WHAT NEEDS TO BE DONE: Beginning with the line that holds "Consider a Markov chain modeling a token" in the data below, give again every line through the one that holds "When in square D, the", exactly as written.

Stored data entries
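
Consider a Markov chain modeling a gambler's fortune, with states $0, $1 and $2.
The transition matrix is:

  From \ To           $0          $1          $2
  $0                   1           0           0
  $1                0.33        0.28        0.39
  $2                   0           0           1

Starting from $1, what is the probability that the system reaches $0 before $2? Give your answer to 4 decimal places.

Let h(s) be the probability of absorption at $0 starting from transient state s. Then h($0) = 1 and h($2) = 0. By first-step analysis:
h($1) = 0.33·1 + 0.28·h($1) + 0.39·0
Solving: h($1) = 0.4583.
Starting from $1, the probability is 0.4583.

0.4583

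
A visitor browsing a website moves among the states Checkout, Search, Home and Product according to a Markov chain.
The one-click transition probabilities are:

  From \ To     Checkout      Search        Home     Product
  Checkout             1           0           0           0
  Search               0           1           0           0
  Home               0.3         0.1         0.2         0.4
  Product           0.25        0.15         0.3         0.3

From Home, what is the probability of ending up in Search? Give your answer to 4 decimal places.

Let h(s) be the probability of absorption at Search starting from transient state s. Then h(Search) = 1 and h(Checkout) = 0. By first-step analysis:
h(Home) = 0.3·0 + 0.1·1 + 0.2·h(Home) + 0.4·h(Product)
h(Product) = 0.25·0 + 0.15·1 + 0.3·h(Home) + 0.3·h(Product)
Solving: h(Home) = 0.2955, h(Product) = 0.3409.
Starting from Home, the probability is 0.2955.

0.2955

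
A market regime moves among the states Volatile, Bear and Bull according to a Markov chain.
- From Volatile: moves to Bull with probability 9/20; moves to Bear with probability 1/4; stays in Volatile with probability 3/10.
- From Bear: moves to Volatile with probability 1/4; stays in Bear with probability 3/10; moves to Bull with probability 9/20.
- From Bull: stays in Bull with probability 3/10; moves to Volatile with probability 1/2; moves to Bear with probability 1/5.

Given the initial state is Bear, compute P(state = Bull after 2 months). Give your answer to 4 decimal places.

0.3825

Sum over the intermediate state after 1 month:
P = P(Bear→Volatile)·P(Volatile→Bull) + P(Bear→Bear)·P(Bear→Bull) + P(Bear→Bull)·P(Bull→Bull)
  = 0.25×0.45 + 0.3×0.45 + 0.45×0.3
  = 0.1125 + 0.1350 + 0.1350 = 0.3825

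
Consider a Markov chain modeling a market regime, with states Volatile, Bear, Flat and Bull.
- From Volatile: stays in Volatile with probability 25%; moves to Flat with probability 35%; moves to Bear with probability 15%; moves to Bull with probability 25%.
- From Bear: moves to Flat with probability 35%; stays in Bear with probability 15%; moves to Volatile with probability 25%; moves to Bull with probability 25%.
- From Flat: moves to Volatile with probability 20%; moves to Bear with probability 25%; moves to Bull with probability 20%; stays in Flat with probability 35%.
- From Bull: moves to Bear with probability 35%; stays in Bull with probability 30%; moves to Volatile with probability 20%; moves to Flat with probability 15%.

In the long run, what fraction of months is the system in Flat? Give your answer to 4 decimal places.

Let the stationary distribution be π with π = πP and π_1 + π_2 + π_3 + π_4 = 1.
π_1 = 0.25·π_1 + 0.25·π_2 + 0.2·π_3 + 0.2·π_4
π_2 = 0.15·π_1 + 0.15·π_2 + 0.25·π_3 + 0.35·π_4
π_3 = 0.35·π_1 + 0.35·π_2 + 0.35·π_3 + 0.15·π_4
Solving with the normalization constraint gives π = (0.2226, 0.2295, 0.3005, 0.2473).
So the stationary probability of Flat is 0.3005.

0.3005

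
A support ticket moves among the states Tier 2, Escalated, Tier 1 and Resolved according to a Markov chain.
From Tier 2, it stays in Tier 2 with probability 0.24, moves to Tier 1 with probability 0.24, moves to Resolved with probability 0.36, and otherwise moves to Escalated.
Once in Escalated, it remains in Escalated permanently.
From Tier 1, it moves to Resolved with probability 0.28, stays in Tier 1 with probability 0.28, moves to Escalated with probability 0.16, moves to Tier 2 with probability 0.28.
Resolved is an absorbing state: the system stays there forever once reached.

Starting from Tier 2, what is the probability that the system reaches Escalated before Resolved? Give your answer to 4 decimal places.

Let h(s) be the probability of absorption at Escalated starting from transient state s. Then h(Escalated) = 1 and h(Resolved) = 0. By first-step analysis:
h(Tier 2) = 0.24·h(Tier 2) + 0.16·1 + 0.24·h(Tier 1) + 0.36·0
h(Tier 1) = 0.28·h(Tier 2) + 0.16·1 + 0.28·h(Tier 1) + 0.28·0
Solving: h(Tier 2) = 0.3200, h(Tier 1) = 0.3467.
Starting from Tier 2, the probability is 0.3200.

0.3200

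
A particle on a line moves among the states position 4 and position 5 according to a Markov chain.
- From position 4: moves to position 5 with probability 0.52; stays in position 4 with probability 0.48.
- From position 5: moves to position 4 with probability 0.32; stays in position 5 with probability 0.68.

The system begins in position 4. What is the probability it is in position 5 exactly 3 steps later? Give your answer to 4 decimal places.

0.6165

Propagate the distribution vector 3 steps from position 4.
After 0 steps: (1.0000, 0.0000)
After 1 step: (0.4800, 0.5200)
After 2 steps: (0.3968, 0.6032)
After 3 steps: (0.3835, 0.6165)
P(in position 5 after 3 steps) = 0.6165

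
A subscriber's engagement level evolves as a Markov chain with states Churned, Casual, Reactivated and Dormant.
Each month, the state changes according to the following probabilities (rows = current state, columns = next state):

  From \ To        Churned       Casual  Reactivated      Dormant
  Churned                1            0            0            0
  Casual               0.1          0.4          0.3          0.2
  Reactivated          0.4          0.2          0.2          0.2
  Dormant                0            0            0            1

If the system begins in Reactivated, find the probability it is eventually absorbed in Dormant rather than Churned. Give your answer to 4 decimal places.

Let h(s) be the probability of absorption at Dormant starting from transient state s. Then h(Dormant) = 1 and h(Churned) = 0. By first-step analysis:
h(Casual) = 0.1·0 + 0.4·h(Casual) + 0.3·h(Reactivated) + 0.2·1
h(Reactivated) = 0.4·0 + 0.2·h(Casual) + 0.2·h(Reactivated) + 0.2·1
Solving: h(Casual) = 0.5238, h(Reactivated) = 0.3810.
Starting from Reactivated, the probability is 0.3810.

0.3810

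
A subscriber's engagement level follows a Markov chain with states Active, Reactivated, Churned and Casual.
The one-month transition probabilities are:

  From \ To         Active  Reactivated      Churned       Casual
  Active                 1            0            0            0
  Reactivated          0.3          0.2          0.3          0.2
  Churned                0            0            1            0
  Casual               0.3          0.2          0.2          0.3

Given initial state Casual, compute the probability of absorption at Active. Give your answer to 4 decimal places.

0.5769

Let h(s) be the probability of absorption at Active starting from transient state s. Then h(Active) = 1 and h(Churned) = 0. By first-step analysis:
h(Reactivated) = 0.3·1 + 0.2·h(Reactivated) + 0.3·0 + 0.2·h(Casual)
h(Casual) = 0.3·1 + 0.2·h(Reactivated) + 0.2·0 + 0.3·h(Casual)
Solving: h(Reactivated) = 0.5192, h(Casual) = 0.5769.
Starting from Casual, the probability is 0.5769.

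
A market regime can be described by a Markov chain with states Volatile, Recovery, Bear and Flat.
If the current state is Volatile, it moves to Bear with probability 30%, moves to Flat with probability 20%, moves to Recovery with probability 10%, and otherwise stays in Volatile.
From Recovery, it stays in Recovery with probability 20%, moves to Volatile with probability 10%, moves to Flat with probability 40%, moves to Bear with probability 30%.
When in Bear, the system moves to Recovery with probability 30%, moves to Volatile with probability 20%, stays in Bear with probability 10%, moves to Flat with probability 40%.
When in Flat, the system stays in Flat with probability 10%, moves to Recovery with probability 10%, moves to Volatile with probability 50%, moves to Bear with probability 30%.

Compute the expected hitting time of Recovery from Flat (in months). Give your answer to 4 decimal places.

Let t(s) be the expected number of months to first reach Recovery from state s, with t(Recovery) = 0. Conditioning on the first month:
t(Volatile) = 1 + 0.4·t(Volatile) + 0.3·t(Bear) + 0.2·t(Flat)
t(Bear) = 1 + 0.2·t(Volatile) + 0.1·t(Bear) + 0.4·t(Flat)
t(Flat) = 1 + 0.5·t(Volatile) + 0.3·t(Bear) + 0.1·t(Flat)
Solving: t(Volatile) = 6.6667, t(Bear) = 5.5556, t(Flat) = 6.6667.
Expected months from Flat to Recovery: 6.6667.

6.6667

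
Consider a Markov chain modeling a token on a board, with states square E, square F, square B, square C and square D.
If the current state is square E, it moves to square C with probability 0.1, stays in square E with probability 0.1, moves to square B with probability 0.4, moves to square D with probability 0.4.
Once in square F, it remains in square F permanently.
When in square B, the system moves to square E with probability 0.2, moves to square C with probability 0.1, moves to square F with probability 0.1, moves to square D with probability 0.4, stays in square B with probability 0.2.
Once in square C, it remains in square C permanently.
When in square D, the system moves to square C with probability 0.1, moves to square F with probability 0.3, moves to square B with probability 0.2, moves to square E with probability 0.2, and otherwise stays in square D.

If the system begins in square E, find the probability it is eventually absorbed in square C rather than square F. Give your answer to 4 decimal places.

Let h(s) be the probability of absorption at square C starting from transient state s. Then h(square C) = 1 and h(square F) = 0. By first-step analysis:
h(square E) = 0.1·h(square E) + 0.4·h(square B) + 0.1·1 + 0.4·h(square D)
h(square B) = 0.2·h(square E) + 0.1·0 + 0.2·h(square B) + 0.1·1 + 0.4·h(square D)
h(square D) = 0.2·h(square E) + 0.3·0 + 0.2·h(square B) + 0.1·1 + 0.2·h(square D)
Solving: h(square E) = 0.4390, h(square B) = 0.4024, h(square D) = 0.3354.
Starting from square E, the probability is 0.4390.

0.4390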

EXERCISE RESULT:
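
Consider a Markov chain modeling a token on a board, with states square E, square F, square B, square C and square D.
If the current state is square E, it moves to square C with probability 0.1, stays in square E with probability 0.1, moves to square B with probability 0.4, moves to square D with probability 0.4.
Once in square F, it remains in square F permanently.
When in square B, the system moves to square E with probability 0.2, moves to square C with probability 0.1, moves to square F with probability 0.1, moves to square D with probability 0.4, stays in square B with probability 0.2.
Once in square C, it remains in square C permanently.
When in square D, the system moves to square C with probability 0.1, moves to square F with probability 0.3, moves to square B with probability 0.2, moves to square E with probability 0.2, and otherwise stays in square D.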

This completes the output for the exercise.